> **Description of the task**
Nothing other than an exact copy of the lines from the one containing "For a 3-atom" through the last line of the listing below should be written.

> **Extracted data**
◆ ◆ ◆

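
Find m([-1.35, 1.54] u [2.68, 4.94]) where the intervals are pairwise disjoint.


For pairwise disjoint intervals, m(union) = sum of lengths.
= (1.54 - -1.35) + (4.94 - 2.68)
= 2.89 + 2.26
= 5.15


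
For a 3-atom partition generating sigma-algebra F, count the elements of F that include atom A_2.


Each element of F is a union of some subset S of the 3 atoms.
The element contains A_2 iff A_2 is in S.
So we count subsets S of {A_1,...,A_3} with A_2 in S: choose freely among the other 2 atoms.
Count = 2^(3-1) = 2^2 = 4.


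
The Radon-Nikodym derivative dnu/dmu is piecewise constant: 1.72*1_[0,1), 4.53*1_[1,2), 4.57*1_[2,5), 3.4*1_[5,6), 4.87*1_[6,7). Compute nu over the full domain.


Integrate each piece of the Radon-Nikodym derivative:
Step 1: integral_0^1 1.72 dx = 1.72*(1-0) = 1.72*1 = 1.72
Step 2: integral_1^2 4.53 dx = 4.53*(2-1) = 4.53*1 = 4.53
Step 3: integral_2^5 4.57 dx = 4.57*(5-2) = 4.57*3 = 13.71
Step 4: integral_5^6 3.4 dx = 3.4*(6-5) = 3.4*1 = 3.4
Step 5: integral_6^7 4.87 dx = 4.87*(7-6) = 4.87*1 = 4.87
Total: 1.72 + 4.53 + 13.71 + 3.4 + 4.87 = 28.23


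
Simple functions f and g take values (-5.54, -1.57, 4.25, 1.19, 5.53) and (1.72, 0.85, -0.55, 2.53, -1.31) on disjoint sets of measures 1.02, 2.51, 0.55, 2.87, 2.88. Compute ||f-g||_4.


Step 1: Compute differences f_i - g_i:
  -5.54 - 1.72 = -7.26
  -1.57 - 0.85 = -2.42
  4.25 - -0.55 = 4.8
  1.19 - 2.53 = -1.34
  5.53 - -1.31 = 6.84
Step 2: Compute |diff|^4 * measure for each set:
  |-7.26|^4 * 1.02 = 2778.091098 * 1.02 = 2833.65292
  |-2.42|^4 * 2.51 = 34.297421 * 2.51 = 86.086527
  |4.8|^4 * 0.55 = 530.8416 * 0.55 = 291.96288
  |-1.34|^4 * 2.87 = 3.224179 * 2.87 = 9.253395
  |6.84|^4 * 2.88 = 2188.892367 * 2.88 = 6304.010018
Step 3: Sum = 9524.965739
Step 4: ||f-g||_4 = (9524.965739)^(1/4) = 9.879065


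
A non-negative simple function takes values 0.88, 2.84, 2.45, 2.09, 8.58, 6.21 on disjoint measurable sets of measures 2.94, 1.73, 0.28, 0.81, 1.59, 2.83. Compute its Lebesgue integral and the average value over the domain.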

◆ ◆ ◆

> **Response box**
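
For a 3-atom partition generating sigma-algebra F, count the elements of F that include atom A_2.


Each element of F is a union of some subset S of the 3 atoms.
The element contains A_2 iff A_2 is in S.
So we count subsets S of {A_1,...,A_3} with A_2 in S: choose freely among the other 2 atoms.
Count = 2^(3-1) = 2^2 = 4.


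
The Radon-Nikodym derivative dnu/dmu is piecewise constant: 1.72*1_[0,1), 4.53*1_[1,2), 4.57*1_[2,5), 3.4*1_[5,6), 4.87*1_[6,7). Compute nu over the full domain.


Integrate each piece of the Radon-Nikodym derivative:
Step 1: integral_0^1 1.72 dx = 1.72*(1-0) = 1.72*1 = 1.72
Step 2: integral_1^2 4.53 dx = 4.53*(2-1) = 4.53*1 = 4.53
Step 3: integral_2^5 4.57 dx = 4.57*(5-2) = 4.57*3 = 13.71
Step 4: integral_5^6 3.4 dx = 3.4*(6-5) = 3.4*1 = 3.4
Step 5: integral_6^7 4.87 dx = 4.87*(7-6) = 4.87*1 = 4.87
Total: 1.72 + 4.53 + 13.71 + 3.4 + 4.87 = 28.23


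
Simple functions f and g take values (-5.54, -1.57, 4.25, 1.19, 5.53) and (1.72, 0.85, -0.55, 2.53, -1.31) on disjoint sets of measures 1.02, 2.51, 0.55, 2.87, 2.88. Compute ||f-g||_4.


Step 1: Compute differences f_i - g_i:
  -5.54 - 1.72 = -7.26
  -1.57 - 0.85 = -2.42
  4.25 - -0.55 = 4.8
  1.19 - 2.53 = -1.34
  5.53 - -1.31 = 6.84
Step 2: Compute |diff|^4 * measure for each set:
  |-7.26|^4 * 1.02 = 2778.091098 * 1.02 = 2833.65292
  |-2.42|^4 * 2.51 = 34.297421 * 2.51 = 86.086527
  |4.8|^4 * 0.55 = 530.8416 * 0.55 = 291.96288
  |-1.34|^4 * 2.87 = 3.224179 * 2.87 = 9.253395
  |6.84|^4 * 2.88 = 2188.892367 * 2.88 = 6304.010018
Step 3: Sum = 9524.965739
Step 4: ||f-g||_4 = (9524.965739)^(1/4) = 9.879065


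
A non-negative simple function takes values 0.88, 2.84, 2.45, 2.09, 8.58, 6.21 on disjoint measurable sets of measures 2.94, 1.73, 0.28, 0.81, 1.59, 2.83. Compute its Lebesgue integral and the average value over the domain.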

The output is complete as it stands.